Problem to solve> Copy out, unchanged, every line from the start of the records to the line that contains "Let 2 + L = 1/(63297", and stop there.

Material provided>
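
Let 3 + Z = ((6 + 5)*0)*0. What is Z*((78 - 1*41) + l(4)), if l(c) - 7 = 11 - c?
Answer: -153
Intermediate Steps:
Z = -3 (Z = -3 + ((6 + 5)*0)*0 = -3 + (11*0)*0 = -3 + 0*0 = -3 + 0 = -3)
l(c) = 18 - c (l(c) = 7 + (11 - c) = 18 - c)
Z*((78 - 1*41) + l(4)) = -3*((78 - 1*41) + (18 - 1*4)) = -3*((78 - 41) + (18 - 4)) = -3*(37 + 14) = -3*51 = -153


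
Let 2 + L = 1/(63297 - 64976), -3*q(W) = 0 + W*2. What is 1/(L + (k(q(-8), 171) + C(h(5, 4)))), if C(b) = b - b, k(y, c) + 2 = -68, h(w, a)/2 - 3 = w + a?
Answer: -1679/120889 ≈ -0.013889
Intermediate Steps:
h(w, a) = 6 + 2*a + 2*w (h(w, a) = 6 + 2*(w + a) = 6 + 2*(a + w) = 6 + (2*a + 2*w) = 6 + 2*a + 2*w)
q(W) = -2*W/3 (q(W) = -(0 + W*2)/3 = -(0 + 2*W)/3 = -2*W/3)
k(y, c) = -70 (k(y, c) = -2 - 68 = -70)
L = -3359/1679 (L = -2 + 1/(63297 - 64976) = -2 + 1/(-1679) = -2 - 1/1679 = -3359/1679 ≈ -2.0006)
C(b) = 0
1/(L + (k(q(-8), 171) + C(h(5, 4)))) = 1/(-3359/1679 + (-70 + 0)) = 1/(-3359/1679 - 70) = 1/(-120889/1679) = -1679/120889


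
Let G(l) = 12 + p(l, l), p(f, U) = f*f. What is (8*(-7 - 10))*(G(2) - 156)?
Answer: 19040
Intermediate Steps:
p(f, U) = f**2
G(l) = 12 + l**2
(8*(-7 - 10))*(G(2) - 156) = (8*(-7 - 10))*((12 + 2**2) - 156) = (8*(-17))*((12 + 4) - 156) = -136*(16 - 156) = -136*(-140) = 19040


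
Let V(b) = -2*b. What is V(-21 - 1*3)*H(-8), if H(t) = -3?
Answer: -144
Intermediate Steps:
V(-21 - 1*3)*H(-8) = -2*(-21 - 1*3)*(-3) = -2*(-21 - 3)*(-3) = -2*(-24)*(-3) = 48*(-3) = -144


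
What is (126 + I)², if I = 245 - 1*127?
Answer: 59536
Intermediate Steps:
I = 118 (I = 245 - 127 = 118)
(126 + I)² = (126 + 118)² = 244² = 59536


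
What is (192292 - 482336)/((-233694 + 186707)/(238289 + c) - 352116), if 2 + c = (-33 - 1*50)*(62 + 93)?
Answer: 65382298568/79374739939 ≈ 0.82372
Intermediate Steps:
c = -12867 (c = -2 + (-33 - 1*50)*(62 + 93) = -2 + (-33 - 50)*155 = -2 - 83*155 = -2 - 12865 = -12867)
(192292 - 482336)/((-233694 + 186707)/(238289 + c) - 352116) = (192292 - 482336)/((-233694 + 186707)/(238289 - 12867) - 352116) = -290044/(-46987/225422 - 352116) = -290044/(-79374739939/225422) = -290044*(-225422/79374739939) = 65382298568/79374739939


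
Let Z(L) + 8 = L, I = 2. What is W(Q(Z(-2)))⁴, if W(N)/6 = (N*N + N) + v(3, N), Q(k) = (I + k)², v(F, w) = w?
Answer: 412572844761808896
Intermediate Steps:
Z(L) = -8 + L
Q(k) = (2 + k)²
W(N) = 6*N² + 12*N (W(N) = 6*((N*N + N) + N) = 6*((N² + N) + N) = 6*((N + N²) + N) = 6*(N² + 2*N) = 6*N² + 12*N)
W(Q(Z(-2)))⁴ = (6*(2 + (-8 - 2))²*(2 + (2 + (-8 - 2))²))⁴ = (6*(2 - 10)²*(2 + (2 - 10)²))⁴ = (6*(-8)²*(2 + (-8)²))⁴ = (6*64*(2 + 64))⁴ = (6*64*66)⁴ = 25344⁴ = 412572844761808896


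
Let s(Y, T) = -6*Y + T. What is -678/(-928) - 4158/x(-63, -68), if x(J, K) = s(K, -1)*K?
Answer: 257079/291856 ≈ 0.88084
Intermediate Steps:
s(Y, T) = T - 6*Y
x(J, K) = K*(-1 - 6*K) (x(J, K) = (-1 - 6*K)*K = K*(-1 - 6*K))
-678/(-928) - 4158/x(-63, -68) = -678/(-928) - 4158*1/(68*(1 + 6*(-68))) = -678*(-1/928) - 4158*1/(68*(1 - 408)) = 339/464 - 4158/((-1*(-68)*(-407))) = 339/464 - 4158/(-27676) = 339/464 - 4158*(-1/27676) = 339/464 + 189/1258 = 257079/291856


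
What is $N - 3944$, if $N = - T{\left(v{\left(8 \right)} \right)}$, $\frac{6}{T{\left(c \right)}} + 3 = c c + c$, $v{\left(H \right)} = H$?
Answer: $- \frac{90714}{23} \approx -3944.1$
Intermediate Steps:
$T{\left(c \right)} = \frac{6}{-3 + c + c^{2}}$ ($T{\left(c \right)} = \frac{6}{-3 + \left(c c + c\right)} = \frac{6}{-3 + \left(c^{2} + c\right)} = \frac{6}{-3 + \left(c + c^{2}\right)} = \frac{6}{-3 + c + c^{2}}$)
$N = - \frac{2}{23}$ ($N = - \frac{6}{-3 + 8 + 8^{2}} = - \frac{6}{-3 + 8 + 64} = - \frac{6}{69} = \left(-1\right) \frac{2}{23} = - \frac{2}{23} \approx -0.086957$)
$N - 3944 = - \frac{2}{23} - 3944 = - \frac{90714}{23}$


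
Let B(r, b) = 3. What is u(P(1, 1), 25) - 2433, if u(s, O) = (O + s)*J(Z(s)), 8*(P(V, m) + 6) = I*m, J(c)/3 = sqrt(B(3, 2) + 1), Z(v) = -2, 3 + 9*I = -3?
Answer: -4639/2 ≈ -2319.5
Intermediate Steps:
I = -2/3 (I = -1/3 + (1/9)*(-3) = -1/3 - 1/3 = -2/3 ≈ -0.66667)
J(c) = 6 (J(c) = 3*sqrt(3 + 1) = 3*sqrt(4) = 3*2 = 6)
P(V, m) = -6 - m/12 (P(V, m) = -6 + (-2*m/3)/8 = -6 - m/12)
u(s, O) = 6*O + 6*s (u(s, O) = (O + s)*6 = 6*O + 6*s)
u(P(1, 1), 25) - 2433 = (6*25 + 6*(-6 - 1/12*1)) - 2433 = (150 + 6*(-6 - 1/12)) - 2433 = (150 + 6*(-73/12)) - 2433 = (150 - 73/2) - 2433 = 227/2 - 2433 = -4639/2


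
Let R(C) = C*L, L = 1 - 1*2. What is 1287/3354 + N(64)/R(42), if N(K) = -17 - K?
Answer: 696/301 ≈ 2.3123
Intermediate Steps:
L = -1 (L = 1 - 2 = -1)
R(C) = -C (R(C) = C*(-1) = -C)
1287/3354 + N(64)/R(42) = 1287/3354 + (-17 - 1*64)/((-1*42)) = 1287*(1/3354) + (-17 - 64)/(-42) = 33/86 - 81*(-1/42) = 33/86 + 27/14 = 696/301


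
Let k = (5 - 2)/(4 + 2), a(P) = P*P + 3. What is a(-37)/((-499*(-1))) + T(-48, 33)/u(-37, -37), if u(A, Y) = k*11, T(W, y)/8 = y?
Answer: 25324/499 ≈ 50.750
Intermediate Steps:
a(P) = 3 + P**2 (a(P) = P**2 + 3 = 3 + P**2)
T(W, y) = 8*y
k = 1/2 (k = 3/6 = 3*(1/6) = 1/2 ≈ 0.50000)
u(A, Y) = 11/2 (u(A, Y) = (1/2)*11 = 11/2)
a(-37)/((-499*(-1))) + T(-48, 33)/u(-37, -37) = (3 + (-37)**2)/((-499*(-1))) + (8*33)/(11/2) = (3 + 1369)/499 + 264*(2/11) = 1372*(1/499) + 48 = 1372/499 + 48 = 25324/499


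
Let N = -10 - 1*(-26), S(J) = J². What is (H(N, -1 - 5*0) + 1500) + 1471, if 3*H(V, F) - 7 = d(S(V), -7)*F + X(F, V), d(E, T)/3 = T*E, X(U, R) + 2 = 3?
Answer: 14297/3 ≈ 4765.7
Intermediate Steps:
X(U, R) = 1 (X(U, R) = -2 + 3 = 1)
N = 16 (N = -10 + 26 = 16)
d(E, T) = 3*E*T (d(E, T) = 3*(T*E) = 3*(E*T) = 3*E*T)
H(V, F) = 8/3 - 7*F*V² (H(V, F) = 7/3 + ((3*V²*(-7))*F + 1)/3 = 7/3 + ((-21*V²)*F + 1)/3 = 7/3 + (-21*F*V² + 1)/3 = 7/3 + (1 - 21*F*V²)/3 = 7/3 + (⅓ - 7*F*V²) = 8/3 - 7*F*V²)
(H(N, -1 - 5*0) + 1500) + 1471 = ((8/3 - 7*(-1 - 5*0)*16²) + 1500) + 1471 = ((8/3 - 7*(-1 + 0)*256) + 1500) + 1471 = ((8/3 - 7*(-1)*256) + 1500) + 1471 = ((8/3 + 1792) + 1500) + 1471 = (5384/3 + 1500) + 1471 = 9884/3 + 1471 = 14297/3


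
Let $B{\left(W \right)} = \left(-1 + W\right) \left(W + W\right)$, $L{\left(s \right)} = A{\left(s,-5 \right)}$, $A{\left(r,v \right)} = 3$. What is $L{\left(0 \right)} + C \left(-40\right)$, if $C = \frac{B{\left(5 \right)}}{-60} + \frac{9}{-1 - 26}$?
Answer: $43$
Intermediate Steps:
$L{\left(s \right)} = 3$
$B{\left(W \right)} = 2 W \left(-1 + W\right)$ ($B{\left(W \right)} = \left(-1 + W\right) 2 W = 2 W \left(-1 + W\right)$)
$C = -1$ ($C = \frac{2 \cdot 5 \left(-1 + 5\right)}{-60} + \frac{9}{-1 - 26} = 2 \cdot 5 \cdot 4 \left(- \frac{1}{60}\right) + \frac{9}{-1 - 26} = 40 \left(- \frac{1}{60}\right) + \frac{9}{-27} = - \frac{2}{3} + 9 \left(- \frac{1}{27}\right) = - \frac{2}{3} - \frac{1}{3} = -1$)
$L{\left(0 \right)} + C \left(-40\right) = 3 - -40 = 3 + 40 = 43$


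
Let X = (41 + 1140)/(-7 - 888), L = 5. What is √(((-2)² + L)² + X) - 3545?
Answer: -3545 + √63826030/895 ≈ -3536.1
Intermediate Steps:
X = -1181/895 (X = 1181/(-895) = 1181*(-1/895) = -1181/895 ≈ -1.3196)
√(((-2)² + L)² + X) - 3545 = √(((-2)² + 5)² - 1181/895) - 3545 = √((4 + 5)² - 1181/895) - 3545 = √(9² - 1181/895) - 3545 = √(81 - 1181/895) - 3545 = √(71314/895) - 3545 = √63826030/895 - 3545 = -3545 + √63826030/895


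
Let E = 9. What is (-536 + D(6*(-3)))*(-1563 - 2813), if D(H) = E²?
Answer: 1991080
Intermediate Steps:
D(H) = 81 (D(H) = 9² = 81)
(-536 + D(6*(-3)))*(-1563 - 2813) = (-536 + 81)*(-1563 - 2813) = -455*(-4376) = 1991080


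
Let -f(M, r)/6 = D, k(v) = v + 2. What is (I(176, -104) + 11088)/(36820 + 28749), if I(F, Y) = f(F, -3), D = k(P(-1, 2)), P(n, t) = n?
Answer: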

Exercise solution>
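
Let 3 + Z = ((6 + 5)*0)*0. What is Z*((78 - 1*41) + l(4)), if l(c) - 7 = 11 - c?
Answer: -153
Intermediate Steps:
Z = -3 (Z = -3 + ((6 + 5)*0)*0 = -3 + (11*0)*0 = -3 + 0*0 = -3 + 0 = -3)
l(c) = 18 - c (l(c) = 7 + (11 - c) = 18 - c)
Z*((78 - 1*41) + l(4)) = -3*((78 - 1*41) + (18 - 1*4)) = -3*((78 - 41) + (18 - 4)) = -3*(37 + 14) = -3*51 = -153


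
Let 2 + L = 1/(63297 - 64976), -3*q(W) = 0 + W*2. What is 1/(L + (k(q(-8), 171) + C(h(5, 4)))), if C(b) = b - b, k(y, c) + 2 = -68, h(w, a)/2 - 3 = w + a?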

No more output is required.